**Directions:** List all lines of the data that include the string "bolus".

**Data extract:**
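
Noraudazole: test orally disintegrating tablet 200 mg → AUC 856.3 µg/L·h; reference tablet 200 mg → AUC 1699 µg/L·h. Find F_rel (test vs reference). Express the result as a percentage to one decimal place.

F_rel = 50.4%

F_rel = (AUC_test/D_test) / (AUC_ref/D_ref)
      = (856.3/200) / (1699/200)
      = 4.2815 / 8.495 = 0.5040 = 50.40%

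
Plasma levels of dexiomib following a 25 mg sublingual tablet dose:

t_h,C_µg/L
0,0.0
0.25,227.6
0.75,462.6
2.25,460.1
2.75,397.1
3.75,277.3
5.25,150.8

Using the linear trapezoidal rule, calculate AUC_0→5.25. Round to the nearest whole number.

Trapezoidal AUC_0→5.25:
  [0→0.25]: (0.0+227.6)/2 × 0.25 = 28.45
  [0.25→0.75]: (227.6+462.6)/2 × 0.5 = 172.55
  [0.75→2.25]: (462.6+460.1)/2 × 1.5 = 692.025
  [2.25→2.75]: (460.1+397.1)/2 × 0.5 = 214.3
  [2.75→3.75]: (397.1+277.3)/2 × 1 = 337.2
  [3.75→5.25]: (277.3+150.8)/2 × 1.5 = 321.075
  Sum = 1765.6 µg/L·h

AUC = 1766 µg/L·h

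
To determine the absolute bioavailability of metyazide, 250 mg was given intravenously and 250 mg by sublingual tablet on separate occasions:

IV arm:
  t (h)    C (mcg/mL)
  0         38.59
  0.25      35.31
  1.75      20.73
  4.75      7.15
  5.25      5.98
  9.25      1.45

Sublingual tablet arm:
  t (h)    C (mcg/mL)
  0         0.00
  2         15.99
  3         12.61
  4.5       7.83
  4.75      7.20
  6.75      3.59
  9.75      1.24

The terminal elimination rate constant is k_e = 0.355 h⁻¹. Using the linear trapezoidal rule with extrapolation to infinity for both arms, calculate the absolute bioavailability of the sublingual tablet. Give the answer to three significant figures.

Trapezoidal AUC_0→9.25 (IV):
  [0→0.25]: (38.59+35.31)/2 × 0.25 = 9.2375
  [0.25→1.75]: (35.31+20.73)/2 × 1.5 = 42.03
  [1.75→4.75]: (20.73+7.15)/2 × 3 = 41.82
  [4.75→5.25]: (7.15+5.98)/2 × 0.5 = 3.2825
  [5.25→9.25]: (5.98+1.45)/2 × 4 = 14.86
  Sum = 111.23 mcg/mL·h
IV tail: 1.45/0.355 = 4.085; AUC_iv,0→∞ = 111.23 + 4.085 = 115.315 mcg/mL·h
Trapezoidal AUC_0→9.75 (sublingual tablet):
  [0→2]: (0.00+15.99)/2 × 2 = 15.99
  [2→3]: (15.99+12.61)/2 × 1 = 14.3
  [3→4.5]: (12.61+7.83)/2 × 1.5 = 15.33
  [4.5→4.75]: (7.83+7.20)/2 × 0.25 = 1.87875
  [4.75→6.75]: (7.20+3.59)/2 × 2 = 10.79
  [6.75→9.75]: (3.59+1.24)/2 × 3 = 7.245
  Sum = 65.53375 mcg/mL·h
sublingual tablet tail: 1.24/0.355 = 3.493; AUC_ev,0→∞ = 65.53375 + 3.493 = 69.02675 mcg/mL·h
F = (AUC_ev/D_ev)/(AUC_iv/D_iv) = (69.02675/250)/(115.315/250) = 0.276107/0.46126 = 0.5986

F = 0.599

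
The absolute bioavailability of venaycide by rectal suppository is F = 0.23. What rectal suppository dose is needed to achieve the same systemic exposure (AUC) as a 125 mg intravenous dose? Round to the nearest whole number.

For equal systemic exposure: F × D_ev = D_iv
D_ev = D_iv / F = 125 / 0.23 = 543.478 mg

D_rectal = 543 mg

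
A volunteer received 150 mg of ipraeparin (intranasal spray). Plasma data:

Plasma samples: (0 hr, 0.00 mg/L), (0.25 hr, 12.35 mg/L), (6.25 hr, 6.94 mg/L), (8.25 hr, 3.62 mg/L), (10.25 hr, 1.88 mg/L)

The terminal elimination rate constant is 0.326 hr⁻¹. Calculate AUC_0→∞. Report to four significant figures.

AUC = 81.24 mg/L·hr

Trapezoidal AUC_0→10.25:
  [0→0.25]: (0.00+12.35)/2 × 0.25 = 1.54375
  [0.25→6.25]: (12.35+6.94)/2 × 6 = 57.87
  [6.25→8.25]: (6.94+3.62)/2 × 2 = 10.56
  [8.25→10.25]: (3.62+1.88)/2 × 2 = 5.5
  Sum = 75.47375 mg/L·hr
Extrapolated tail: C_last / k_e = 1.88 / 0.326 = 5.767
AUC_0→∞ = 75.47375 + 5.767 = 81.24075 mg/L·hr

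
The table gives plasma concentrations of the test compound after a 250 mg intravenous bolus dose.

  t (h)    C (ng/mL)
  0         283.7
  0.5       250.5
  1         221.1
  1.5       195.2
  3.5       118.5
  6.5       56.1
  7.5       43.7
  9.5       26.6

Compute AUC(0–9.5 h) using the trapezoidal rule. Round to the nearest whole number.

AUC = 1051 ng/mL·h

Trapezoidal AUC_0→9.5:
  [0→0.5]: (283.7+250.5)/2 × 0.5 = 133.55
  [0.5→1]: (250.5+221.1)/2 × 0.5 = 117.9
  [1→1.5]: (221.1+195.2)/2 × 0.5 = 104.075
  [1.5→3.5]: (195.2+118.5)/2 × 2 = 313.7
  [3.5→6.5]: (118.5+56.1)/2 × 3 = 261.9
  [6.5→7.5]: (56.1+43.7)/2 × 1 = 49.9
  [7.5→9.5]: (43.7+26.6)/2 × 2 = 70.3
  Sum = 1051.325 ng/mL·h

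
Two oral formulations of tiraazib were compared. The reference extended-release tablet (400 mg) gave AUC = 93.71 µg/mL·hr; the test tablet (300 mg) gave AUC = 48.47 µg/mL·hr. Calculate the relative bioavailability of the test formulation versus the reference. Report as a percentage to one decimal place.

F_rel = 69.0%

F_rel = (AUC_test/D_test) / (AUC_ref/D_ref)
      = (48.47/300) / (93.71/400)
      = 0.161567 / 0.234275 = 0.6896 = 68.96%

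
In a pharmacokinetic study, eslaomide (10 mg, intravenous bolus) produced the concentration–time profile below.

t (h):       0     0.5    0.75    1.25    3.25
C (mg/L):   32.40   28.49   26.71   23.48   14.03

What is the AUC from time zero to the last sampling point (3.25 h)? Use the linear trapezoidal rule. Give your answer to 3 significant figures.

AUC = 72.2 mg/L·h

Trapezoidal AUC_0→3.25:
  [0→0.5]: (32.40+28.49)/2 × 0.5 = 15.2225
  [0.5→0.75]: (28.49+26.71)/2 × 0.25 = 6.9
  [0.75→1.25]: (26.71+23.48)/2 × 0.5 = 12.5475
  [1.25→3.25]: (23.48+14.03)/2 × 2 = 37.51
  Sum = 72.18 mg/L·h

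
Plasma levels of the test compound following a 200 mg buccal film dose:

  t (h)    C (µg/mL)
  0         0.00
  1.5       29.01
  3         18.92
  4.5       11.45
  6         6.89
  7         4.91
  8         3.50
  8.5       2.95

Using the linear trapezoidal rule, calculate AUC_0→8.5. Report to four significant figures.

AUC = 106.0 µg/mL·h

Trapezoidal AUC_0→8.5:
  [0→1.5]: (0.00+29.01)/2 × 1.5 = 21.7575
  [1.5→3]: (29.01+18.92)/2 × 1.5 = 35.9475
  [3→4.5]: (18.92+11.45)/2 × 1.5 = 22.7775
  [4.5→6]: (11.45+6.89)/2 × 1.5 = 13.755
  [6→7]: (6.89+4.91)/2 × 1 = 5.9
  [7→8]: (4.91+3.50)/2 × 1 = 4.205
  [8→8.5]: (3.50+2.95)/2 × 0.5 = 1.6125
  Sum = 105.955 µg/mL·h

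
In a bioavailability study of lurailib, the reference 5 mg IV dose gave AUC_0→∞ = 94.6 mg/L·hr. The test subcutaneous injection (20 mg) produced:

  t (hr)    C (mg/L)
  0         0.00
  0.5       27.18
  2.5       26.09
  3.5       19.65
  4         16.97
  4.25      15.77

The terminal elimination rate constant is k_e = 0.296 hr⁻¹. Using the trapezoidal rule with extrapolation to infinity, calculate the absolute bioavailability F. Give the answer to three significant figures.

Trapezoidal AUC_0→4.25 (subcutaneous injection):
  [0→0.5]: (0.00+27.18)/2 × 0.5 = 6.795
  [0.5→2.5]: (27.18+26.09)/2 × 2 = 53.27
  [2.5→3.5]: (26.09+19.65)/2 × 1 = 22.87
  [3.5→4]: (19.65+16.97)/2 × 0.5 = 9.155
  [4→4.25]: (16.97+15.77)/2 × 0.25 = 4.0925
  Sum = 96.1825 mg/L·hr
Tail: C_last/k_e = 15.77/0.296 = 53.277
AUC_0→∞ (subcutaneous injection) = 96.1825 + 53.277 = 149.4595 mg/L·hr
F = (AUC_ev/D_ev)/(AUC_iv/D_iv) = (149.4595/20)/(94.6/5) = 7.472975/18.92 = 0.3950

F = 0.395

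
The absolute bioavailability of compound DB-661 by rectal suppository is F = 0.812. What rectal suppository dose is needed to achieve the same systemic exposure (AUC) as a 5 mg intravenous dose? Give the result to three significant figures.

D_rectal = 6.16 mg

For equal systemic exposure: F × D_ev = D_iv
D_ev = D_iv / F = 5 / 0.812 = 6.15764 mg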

**Finished task:**
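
The table gives plasma concentrations of the test compound after a 250 mg intravenous bolus dose.
In a pharmacokinetic study, eslaomide (10 mg, intravenous bolus) produced the concentration–time profile below.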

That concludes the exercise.